### WHAT TO PRODUCE:
Take the material below and restate it word for word, stopping after the line in which "Transitions follow the" occurs.

================================

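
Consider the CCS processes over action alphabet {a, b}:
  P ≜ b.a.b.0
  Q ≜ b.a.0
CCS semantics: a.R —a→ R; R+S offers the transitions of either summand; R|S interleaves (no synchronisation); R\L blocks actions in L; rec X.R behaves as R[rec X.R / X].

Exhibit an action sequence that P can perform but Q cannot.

bab

LTS(P): 4 reachable states
  s0 = b.a.b.0 has moves ··b··> s1
  s1 = a.b.0 has moves ··a··> s2
  s2 = b.0 has moves ··b··> s3
  s3 = 0 has moves ·
LTS(Q): 3 reachable states
  t0 = b.a.0 has moves ··b··> t1
  t1 = a.0 has moves ··a··> t2
  t2 = 0 has moves ·
Executing bab from P (initial set {s0}):
  step 1 (b): {s1}
  step 2 (a): {s2}
  step 3 (b): {s3}
  P completes σ.
Executing bab from Q (initial set {t0}):
  step 1 (b): {t1}
  step 2 (a): {t2}
  step 3 (b): no successor for Q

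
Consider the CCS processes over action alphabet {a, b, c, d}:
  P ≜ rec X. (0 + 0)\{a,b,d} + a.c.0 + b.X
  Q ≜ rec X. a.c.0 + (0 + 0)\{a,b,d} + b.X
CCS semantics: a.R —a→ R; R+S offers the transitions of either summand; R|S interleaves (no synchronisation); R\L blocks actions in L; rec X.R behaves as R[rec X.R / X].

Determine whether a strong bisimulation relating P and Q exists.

Reachable graph of P (3 states):
  p0 = rec X. (0 + 0)\{a,b,d} + a.c.0 + b.X ⊢ —a→ p1, —b→ p0
  p1 = c.0 ⊢ —c→ p2
  p2 = 0 ⊢ ∅
Reachable graph of Q (3 states):
  q0 = rec X. a.c.0 + (0 + 0)\{a,b,d} + b.X ⊢ —a→ q1, —b→ q0
  q1 = c.0 ⊢ —c→ q2
  q2 = 0 ⊢ ∅
Partition-refinement fixed point:
  B0 = {p0, q0}
  B1 = {p1, q1}
  B2 = {p2, q2}
p0 ∈ B0, q0 ∈ B0 → same block

P ~ Q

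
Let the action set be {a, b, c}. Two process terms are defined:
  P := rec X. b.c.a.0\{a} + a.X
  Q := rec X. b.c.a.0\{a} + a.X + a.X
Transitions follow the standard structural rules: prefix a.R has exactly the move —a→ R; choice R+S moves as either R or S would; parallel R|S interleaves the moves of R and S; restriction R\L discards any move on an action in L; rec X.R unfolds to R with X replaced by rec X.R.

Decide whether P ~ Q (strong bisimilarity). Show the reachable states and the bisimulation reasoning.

P's transition system — 4 states:
  s0 = rec X. b.c.a.0\{a} + a.X :: -a-> s0, -b-> s1
  s1 = c.a.0\{a} :: -c-> s2
  s2 = a.0\{a} :: -a-> s3
  s3 = 0\{a} :: (no moves)
Q's transition system — 4 states:
  t0 = rec X. b.c.a.0\{a} + a.X + a.X :: -a-> t0, -b-> t1
  t1 = c.a.0\{a} :: -c-> t2
  t2 = a.0\{a} :: -a-> t3
  t3 = 0\{a} :: (no moves)
Bisimilarity quotient blocks:
  B0 = {s0, t0}
  B1 = {s1, t1}
  B2 = {s2, t2}
  B3 = {s3, t3}
s0 ∈ B0, t0 ∈ B0 → same block

bisimilar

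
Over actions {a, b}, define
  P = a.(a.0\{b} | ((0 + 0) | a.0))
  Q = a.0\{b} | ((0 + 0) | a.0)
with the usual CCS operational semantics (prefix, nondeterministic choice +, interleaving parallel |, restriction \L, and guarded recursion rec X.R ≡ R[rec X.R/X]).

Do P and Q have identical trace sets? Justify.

NO — witness ⟨aaa⟩

LTS(P): 5 reachable states
  p0 = a.(a.0\{b} | ((0 + 0) | a.0)) ⊢ —a→ p1
  p1 = a.0\{b} | ((0 + 0) | a.0) ⊢ —a→ p2, —a→ p3
  p2 = 0\{b} | ((0 + 0) | a.0) ⊢ —a→ p4
  p3 = a.0\{b} | ((0 + 0) | 0) ⊢ —a→ p4
  p4 = 0\{b} | ((0 + 0) | 0) ⊢ (no moves)
LTS(Q): 4 reachable states
  q0 = a.0\{b} | ((0 + 0) | a.0) ⊢ —a→ q1, —a→ q2
  q1 = 0\{b} | ((0 + 0) | a.0) ⊢ —a→ q3
  q2 = a.0\{b} | ((0 + 0) | 0) ⊢ —a→ q3
  q3 = 0\{b} | ((0 + 0) | 0) ⊢ (no moves)
Run σ = ⟨aaa⟩ on P: start {p0}
  [1] a ⇒ {p1}
  [2] a ⇒ {p2, p3}
  [3] a ⇒ {p4}
  ✓ P
Run σ = ⟨aaa⟩ on Q: start {q0}
  [1] a ⇒ {q1, q2}
  [2] a ⇒ {q3}
  [3] a ⇒ no successor for Q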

================================

### REPLY TO THE EXERCISE:
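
Consider the CCS processes over action alphabet {a, b}:
  P ≜ b.a.b.0
  Q ≜ b.a.0
CCS semantics: a.R —a→ R; R+S offers the transitions of either summand; R|S interleaves (no synchronisation); R\L blocks actions in L; rec X.R behaves as R[rec X.R / X].

Exhibit an action sequence that P can perform but Q cannot.

bab

LTS(P): 4 reachable states
  s0 = b.a.b.0 has moves ··b··> s1
  s1 = a.b.0 has moves ··a··> s2
  s2 = b.0 has moves ··b··> s3
  s3 = 0 has moves ·
LTS(Q): 3 reachable states
  t0 = b.a.0 has moves ··b··> t1
  t1 = a.0 has moves ··a··> t2
  t2 = 0 has moves ·
Executing bab from P (initial set {s0}):
  step 1 (b): {s1}
  step 2 (a): {s2}
  step 3 (b): {s3}
  P completes σ.
Executing bab from Q (initial set {t0}):
  step 1 (b): {t1}
  step 2 (a): {t2}
  step 3 (b): no successor for Q

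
Consider the CCS processes over action alphabet {a, b, c, d}:
  P ≜ rec X. (0 + 0)\{a,b,d} + a.c.0 + b.X
  Q ≜ rec X. a.c.0 + (0 + 0)\{a,b,d} + b.X
CCS semantics: a.R —a→ R; R+S offers the transitions of either summand; R|S interleaves (no synchronisation); R\L blocks actions in L; rec X.R behaves as R[rec X.R / X].

Determine whether a strong bisimulation relating P and Q exists.

Reachable graph of P (3 states):
  p0 = rec X. (0 + 0)\{a,b,d} + a.c.0 + b.X ⊢ —a→ p1, —b→ p0
  p1 = c.0 ⊢ —c→ p2
  p2 = 0 ⊢ ∅
Reachable graph of Q (3 states):
  q0 = rec X. a.c.0 + (0 + 0)\{a,b,d} + b.X ⊢ —a→ q1, —b→ q0
  q1 = c.0 ⊢ —c→ q2
  q2 = 0 ⊢ ∅
Partition-refinement fixed point:
  B0 = {p0, q0}
  B1 = {p1, q1}
  B2 = {p2, q2}
p0 ∈ B0, q0 ∈ B0 → same block

P ~ Q

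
Let the action set be {a, b, c}. Two process terms are defined:
  P := rec X. b.c.a.0\{a} + a.X
  Q := rec X. b.c.a.0\{a} + a.X + a.X
Transitions follow the standard structural rules: prefix a.R has exactly the move —a→ R; choice R+S moves as either R or S would; parallel R|S interleaves the moves of R and S; restriction R\L discards any move on an action in L; rec X.R unfolds to R with X replaced by rec X.R.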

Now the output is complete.